Saved data entries:
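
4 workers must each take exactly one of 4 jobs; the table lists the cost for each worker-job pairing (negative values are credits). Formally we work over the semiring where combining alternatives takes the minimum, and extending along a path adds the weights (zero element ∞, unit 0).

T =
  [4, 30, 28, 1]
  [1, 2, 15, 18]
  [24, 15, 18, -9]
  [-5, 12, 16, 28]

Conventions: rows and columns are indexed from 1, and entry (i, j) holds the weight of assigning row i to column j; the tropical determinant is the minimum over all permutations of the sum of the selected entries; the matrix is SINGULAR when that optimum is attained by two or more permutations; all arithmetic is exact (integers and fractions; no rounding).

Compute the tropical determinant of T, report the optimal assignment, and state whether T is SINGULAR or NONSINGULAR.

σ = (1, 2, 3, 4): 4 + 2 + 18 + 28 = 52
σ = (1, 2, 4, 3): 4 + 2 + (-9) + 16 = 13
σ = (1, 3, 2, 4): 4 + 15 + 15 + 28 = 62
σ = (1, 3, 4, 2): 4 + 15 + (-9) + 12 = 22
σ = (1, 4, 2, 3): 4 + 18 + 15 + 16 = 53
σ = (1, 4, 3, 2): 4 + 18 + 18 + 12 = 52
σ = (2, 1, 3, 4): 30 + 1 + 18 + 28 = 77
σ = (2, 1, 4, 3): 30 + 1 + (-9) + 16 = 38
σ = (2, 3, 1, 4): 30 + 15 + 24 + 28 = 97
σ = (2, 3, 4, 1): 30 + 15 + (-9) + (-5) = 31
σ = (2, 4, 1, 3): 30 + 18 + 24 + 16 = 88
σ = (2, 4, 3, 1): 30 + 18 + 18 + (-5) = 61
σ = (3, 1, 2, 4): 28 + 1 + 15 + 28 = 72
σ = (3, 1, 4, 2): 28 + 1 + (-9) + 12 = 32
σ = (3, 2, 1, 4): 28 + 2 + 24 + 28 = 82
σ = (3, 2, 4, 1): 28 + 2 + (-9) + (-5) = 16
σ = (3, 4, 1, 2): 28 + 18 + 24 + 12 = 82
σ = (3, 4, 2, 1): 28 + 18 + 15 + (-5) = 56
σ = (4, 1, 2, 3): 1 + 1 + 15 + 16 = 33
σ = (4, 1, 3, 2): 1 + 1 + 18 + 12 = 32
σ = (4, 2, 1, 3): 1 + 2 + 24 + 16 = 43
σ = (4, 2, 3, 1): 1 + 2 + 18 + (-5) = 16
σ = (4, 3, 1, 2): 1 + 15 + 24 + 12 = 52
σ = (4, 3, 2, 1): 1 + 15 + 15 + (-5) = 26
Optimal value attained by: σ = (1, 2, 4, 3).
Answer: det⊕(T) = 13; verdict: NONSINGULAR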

What to produce: What you give back should be only the lines of the records above, starting at the line with "[24, 15, 18, -9]" and ending at the line with "Conventions: rows and", restated word for word.

Output of the task:
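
  [24, 15, 18, -9]
  [-5, 12, 16, 28]

Conventions: rows and columns are indexed from 1, and entry (i, j) holds the weight of assigning row i to column j; the tropical determinant is the minimum over all permutations of the sum of the selected entries; the matrix is SINGULAR when that optimum is attained by two or more permutations; all arithmetic is exact (integers and fractions; no rounding).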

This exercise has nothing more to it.